▶ **DATA PROVIDED**

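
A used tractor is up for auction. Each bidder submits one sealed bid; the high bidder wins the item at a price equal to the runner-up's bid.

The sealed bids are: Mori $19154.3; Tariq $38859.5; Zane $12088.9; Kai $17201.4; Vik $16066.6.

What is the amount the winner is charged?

Highest bid: Tariq at $38859.5, so Tariq wins.
Second-highest bid: Mori at $19154.3 — that is the price the winner pays.

$19154.3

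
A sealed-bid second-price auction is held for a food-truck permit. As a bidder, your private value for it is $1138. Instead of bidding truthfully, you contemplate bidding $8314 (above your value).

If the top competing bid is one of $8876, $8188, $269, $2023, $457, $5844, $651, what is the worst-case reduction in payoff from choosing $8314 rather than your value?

$8876: same outcome either way → loss $0.
$8188: truthful gives $0, deviation gives −$7050 → loss $7050.
$269: same outcome either way → loss $0.
$2023: truthful gives $0, deviation gives −$885 → loss $885.
$457: same outcome either way → loss $0.
$5844: truthful gives $0, deviation gives −$4706 → loss $4706.
$651: same outcome either way → loss $0.
Maximum loss: $7050.

$7050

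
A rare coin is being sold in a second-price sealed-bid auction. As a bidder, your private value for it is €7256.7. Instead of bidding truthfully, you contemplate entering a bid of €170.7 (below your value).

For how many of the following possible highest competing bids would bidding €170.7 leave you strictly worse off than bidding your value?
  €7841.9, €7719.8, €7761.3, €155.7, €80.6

The deviation hurts exactly when the highest competing bid lies strictly between €170.7 and €7256.7 — underbidding then forfeits a profitable win.
€7841.9: above both → same outcome either way.
€7719.8: above both → same outcome either way.
€7761.3: above both → same outcome either way.
€155.7: below both → same outcome either way.
€80.6: below both → same outcome either way.
Count: 0.

0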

▶ **EXERCISE**
Report all lines above with "bidder".

▶ **OUTPUT FOR THIS EXERCISE**
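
A used tractor is up for auction. Each bidder submits one sealed bid; the high bidder wins the item at a price equal to the runner-up's bid.
A sealed-bid second-price auction is held for a food-truck permit. As a bidder, your private value for it is $1138. Instead of bidding truthfully, you contemplate bidding $8314 (above your value).
A rare coin is being sold in a second-price sealed-bid auction. As a bidder, your private value for it is €7256.7. Instead of bidding truthfully, you contemplate entering a bid of €170.7 (below your value).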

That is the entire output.